Work instruction |
Taking the entries below from the top, restate each line exactly and end with the line containing "(12) DR = 6".

Given information |
┌──
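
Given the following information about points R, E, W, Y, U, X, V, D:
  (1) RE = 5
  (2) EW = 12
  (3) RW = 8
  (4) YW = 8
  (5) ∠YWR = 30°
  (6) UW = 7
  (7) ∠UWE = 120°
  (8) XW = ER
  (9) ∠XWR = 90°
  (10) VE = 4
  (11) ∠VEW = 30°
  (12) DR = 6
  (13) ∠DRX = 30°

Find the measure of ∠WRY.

Step 1: By the law of cosines on triangle RWY: RY² = 8² + 8² − 2·8·8·cos(30°) = 17.15, so RY ≈ 4.14.
Step 2: By the inverse law of cosines on triangle WRY: cos(∠WRY) = (8² + 4.14² − 8²) / (2·8·4.14) = 17.15/66.26 = 0.2588, so ∠WRY = 75°.

Therefore, the measure of angle ∠WRY = 75°.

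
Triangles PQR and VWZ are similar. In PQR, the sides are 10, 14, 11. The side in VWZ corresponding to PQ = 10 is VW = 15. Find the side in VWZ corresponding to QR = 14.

k = 15/10 = 3/2. WZ = 3/2 * 14 = 21.

21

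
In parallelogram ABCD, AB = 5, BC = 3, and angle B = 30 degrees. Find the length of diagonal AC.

Law of cosines: d^2 = 5^2 + 3^2 - 2(5)(3)cos(30°) = 34 - 15*sqrt(3), so d = sqrt(34 - 15*sqrt(3)).

sqrt(34 - 15*sqrt(3))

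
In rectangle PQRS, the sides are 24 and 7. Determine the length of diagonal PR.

d = sqrt(24^2 + 7^2) = sqrt(625) = 25

25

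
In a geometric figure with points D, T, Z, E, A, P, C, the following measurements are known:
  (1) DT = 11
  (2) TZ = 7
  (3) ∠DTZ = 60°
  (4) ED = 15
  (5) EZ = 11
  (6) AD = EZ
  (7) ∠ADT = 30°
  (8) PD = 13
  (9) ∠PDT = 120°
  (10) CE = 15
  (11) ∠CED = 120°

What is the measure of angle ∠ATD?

From the given relations: AD = EZ = 11.
Step 1: By the law of cosines on triangle TDA: TA² = 11² + 11² − 2·11·11·cos(30°) = 32.42, so TA ≈ 5.69.
Step 2: By the inverse law of cosines on triangle ATD: cos(∠ATD) = (5.69² + 11² − 11²) / (2·5.69·11) = 32.42/125.27 = 0.2588, so ∠ATD = 75°.

Therefore, the measure of angle ∠ATD = 75°.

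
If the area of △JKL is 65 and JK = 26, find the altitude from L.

Rearranging the area formula Area = (1/2) * base * height:
height = 2 * Area / base = 2 * 65 / 26 = 5.

5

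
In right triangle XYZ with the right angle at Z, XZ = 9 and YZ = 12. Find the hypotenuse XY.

XY = sqrt(9^2 + 12^2) = sqrt(225) = 15

15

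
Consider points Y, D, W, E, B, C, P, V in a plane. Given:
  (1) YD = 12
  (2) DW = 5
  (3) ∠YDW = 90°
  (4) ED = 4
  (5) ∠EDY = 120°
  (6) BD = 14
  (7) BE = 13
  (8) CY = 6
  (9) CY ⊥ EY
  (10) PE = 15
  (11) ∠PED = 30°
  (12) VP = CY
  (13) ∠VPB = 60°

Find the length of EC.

Step 1: By the law of cosines on triangle EDY: EY² = 4² + 12² − 2·4·12·cos(120°) = 208, so EY = 4·√13.
Step 2: By the law of cosines on triangle EYC: EC² = (4·√13)² + 6² − 2·4·√13·6·cos(90°) = 244, so EC = 2·√61.

Therefore, the length of EC = 2·√61.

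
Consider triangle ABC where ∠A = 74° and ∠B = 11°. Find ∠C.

angle C = 180 - 74 - 11 = 95 degrees.

95 degrees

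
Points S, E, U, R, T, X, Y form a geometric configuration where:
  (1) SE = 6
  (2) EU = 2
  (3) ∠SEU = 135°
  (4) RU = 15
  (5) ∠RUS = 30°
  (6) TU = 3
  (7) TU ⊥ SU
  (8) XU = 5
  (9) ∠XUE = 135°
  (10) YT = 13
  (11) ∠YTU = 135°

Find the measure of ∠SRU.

Step 1: By the law of cosines on triangle UES: US² = 2² + 6² − 2·2·6·cos(135°) = 56.97, so US ≈ 7.55.
Step 2: By the law of cosines on triangle RUS: RS² = 15² + 7.55² − 2·15·7.55·cos(30°) = 85.87, so RS ≈ 9.27.
Step 3: By the inverse law of cosines on triangle SRU: cos(∠SRU) = (9.27² + 15² − 7.55²) / (2·9.27·15) = 253.9/278 = 0.9133, so ∠SRU = 24.03°.

Therefore, the measure of angle ∠SRU = 24.03°.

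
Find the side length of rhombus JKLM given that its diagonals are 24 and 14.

Half-diagonals are 12 and 7. side = sqrt(12^2 + 7^2) = sqrt(193)

sqrt(193)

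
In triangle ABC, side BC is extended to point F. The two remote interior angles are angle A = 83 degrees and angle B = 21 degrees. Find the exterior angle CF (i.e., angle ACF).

The interior angle at C is 180 - 83 - 21 = 76 degrees.
The exterior angle and interior angle at C are supplementary:
Exterior angle = 180 - 76 = 104 degrees.

104 degrees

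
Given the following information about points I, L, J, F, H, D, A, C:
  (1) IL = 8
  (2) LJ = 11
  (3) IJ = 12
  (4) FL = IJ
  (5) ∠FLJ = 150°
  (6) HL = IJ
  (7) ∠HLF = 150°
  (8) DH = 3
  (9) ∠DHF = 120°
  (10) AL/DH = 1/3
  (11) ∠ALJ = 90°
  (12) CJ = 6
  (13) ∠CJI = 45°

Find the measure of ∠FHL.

From the given relations: HL = IJ = 12; FL = IJ = 12.
Step 1: By the law of cosines on triangle HLF: HF² = 12² + 12² − 2·12·12·cos(150°) = 537.42, so HF ≈ 23.18.
Step 2: By the inverse law of cosines on triangle FHL: cos(∠FHL) = (23.18² + 12² − 12²) / (2·23.18·12) = 537.42/556.37 = 0.9659, so ∠FHL = 15°.

Therefore, the measure of angle ∠FHL = 15°.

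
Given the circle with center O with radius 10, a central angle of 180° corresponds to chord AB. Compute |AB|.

Drop a perpendicular from the center to the chord, bisecting both the chord and the central angle.
Each half-chord = r sin(θ/2) = 10 sin(90°).
The full chord = 2 × 10 × sin(90°) = 20.

20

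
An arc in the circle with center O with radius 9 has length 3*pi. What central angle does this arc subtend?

θ = 360 × 3*pi / (2π × 9) = 60° (rearranging arc length formula).

60°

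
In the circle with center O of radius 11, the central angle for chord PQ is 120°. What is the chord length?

Drop a perpendicular from the center to the chord, bisecting both the chord and the central angle.
Each half-chord = r sin(θ/2) = 11 sin(60°).
The full chord = 2 × 11 × sin(60°) = 11*sqrt(3).

11*sqrt(3)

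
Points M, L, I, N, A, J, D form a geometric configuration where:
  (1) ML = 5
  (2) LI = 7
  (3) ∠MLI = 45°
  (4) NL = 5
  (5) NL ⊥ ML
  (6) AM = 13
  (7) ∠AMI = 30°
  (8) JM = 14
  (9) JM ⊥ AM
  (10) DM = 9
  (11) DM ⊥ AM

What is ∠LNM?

Step 1: By the law of cosines on triangle NLM: NM² = 5² + 5² − 2·5·5·cos(90°) = 50, so NM = 5·√2.
Step 2: By the inverse law of cosines on triangle LNM: cos(∠LNM) = (5² + (5·√2)² − 5²) / (2·5·5·√2) = 50/70.71 = 0.7071, so ∠LNM = 45°.

Therefore, the measure of angle ∠LNM = 45°.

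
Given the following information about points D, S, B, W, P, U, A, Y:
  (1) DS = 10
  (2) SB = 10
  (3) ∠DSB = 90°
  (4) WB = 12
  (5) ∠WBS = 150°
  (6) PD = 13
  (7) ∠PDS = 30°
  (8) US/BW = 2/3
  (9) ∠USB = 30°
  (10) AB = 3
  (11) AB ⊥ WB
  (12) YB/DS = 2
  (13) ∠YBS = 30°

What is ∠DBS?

Step 1: By the law of cosines on triangle BSD: BD² = 10² + 10² − 2·10·10·cos(90°) = 200, so BD = 10·√2.
Step 2: By the inverse law of cosines on triangle DBS: cos(∠DBS) = ((10·√2)² + 10² − 10²) / (2·10·√2·10) = 200/282.84 = 0.7071, so ∠DBS = 45°.

Therefore, the measure of angle ∠DBS = 45°.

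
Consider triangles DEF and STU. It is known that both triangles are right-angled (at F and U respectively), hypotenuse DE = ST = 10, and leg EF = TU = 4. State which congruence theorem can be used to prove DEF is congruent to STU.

The given information matches HL: The hypotenuse and one leg of two right triangles are equal (Hypotenuse-Leg).

HL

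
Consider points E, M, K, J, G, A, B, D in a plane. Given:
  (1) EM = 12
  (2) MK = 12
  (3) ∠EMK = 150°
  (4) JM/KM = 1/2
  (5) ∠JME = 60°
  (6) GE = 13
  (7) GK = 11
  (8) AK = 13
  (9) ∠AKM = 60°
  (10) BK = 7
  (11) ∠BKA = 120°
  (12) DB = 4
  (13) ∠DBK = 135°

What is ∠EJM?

From the given relations: JM = 1/2·KM = 1/2·12 = 6.
Step 1: By the law of cosines on triangle JME: JE² = 6² + 12² − 2·6·12·cos(60°) = 108, so JE = 6·√3.
Step 2: By the inverse law of cosines on triangle EJM: cos(∠EJM) = ((6·√3)² + 6² − 12²) / (2·6·√3·6) = 0/124.71 = 0, so ∠EJM = 90°.

Therefore, the measure of angle ∠EJM = 90°.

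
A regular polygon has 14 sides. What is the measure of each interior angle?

Each interior angle of a regular n-gon is (n - 2) * 180 / n.
For n = 14: (14 - 2) * 180 / 14 = 2160/14 = 1080/7 degrees.

1080/7 degrees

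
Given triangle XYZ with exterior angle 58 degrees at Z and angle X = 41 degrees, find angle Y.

By the exterior angle theorem: exterior angle = sum of remote interior angles.
58 = 41 + angle Y
angle Y = 58 - 41 = 17 degrees

17 degrees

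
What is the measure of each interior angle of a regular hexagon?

Each interior angle of a regular n-gon is (n - 2) * 180 / n.
For n = 6: (6 - 2) * 180 / 6 = 720/6 = 120 degrees.

120 degrees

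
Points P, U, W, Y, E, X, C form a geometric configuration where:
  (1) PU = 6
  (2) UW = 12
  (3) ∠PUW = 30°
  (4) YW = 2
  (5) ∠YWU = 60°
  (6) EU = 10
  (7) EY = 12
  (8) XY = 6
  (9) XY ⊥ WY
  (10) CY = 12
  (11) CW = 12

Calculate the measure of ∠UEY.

Step 1: By the law of cosines on triangle UWY: UY² = 12² + 2² − 2·12·2·cos(60°) = 124, so UY = 2·√31.
Step 2: By the inverse law of cosines on triangle UEY: cos(∠UEY) = (10² + 12² − (2·√31)²) / (2·10·12) = 120/240 = 0.5, so ∠UEY = 60°.

Therefore, the measure of angle ∠UEY = 60°.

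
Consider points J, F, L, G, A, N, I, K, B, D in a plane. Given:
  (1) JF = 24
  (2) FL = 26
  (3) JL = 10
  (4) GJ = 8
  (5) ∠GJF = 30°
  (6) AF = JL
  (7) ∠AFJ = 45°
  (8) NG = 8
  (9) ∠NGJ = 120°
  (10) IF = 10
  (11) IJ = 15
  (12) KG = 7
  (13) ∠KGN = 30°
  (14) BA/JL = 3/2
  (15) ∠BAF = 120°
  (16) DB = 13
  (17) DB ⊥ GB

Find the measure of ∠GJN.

Step 1: By the law of cosines on triangle JGN: JN² = 8² + 8² − 2·8·8·cos(120°) = 192, so JN = 8·√3.
Step 2: By the inverse law of cosines on triangle GJN: cos(∠GJN) = (8² + (8·√3)² − 8²) / (2·8·8·√3) = 192/221.7 = 0.866, so ∠GJN = 30°.

Therefore, the measure of angle ∠GJN = 30°.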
└──
Response to the exercise |
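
Given the following information about points R, E, W, Y, U, X, V, D:
  (1) RE = 5
  (2) EW = 12
  (3) RW = 8
  (4) YW = 8
  (5) ∠YWR = 30°
  (6) UW = 7
  (7) ∠UWE = 120°
  (8) XW = ER
  (9) ∠XWR = 90°
  (10) VE = 4
  (11) ∠VEW = 30°
  (12) DR = 6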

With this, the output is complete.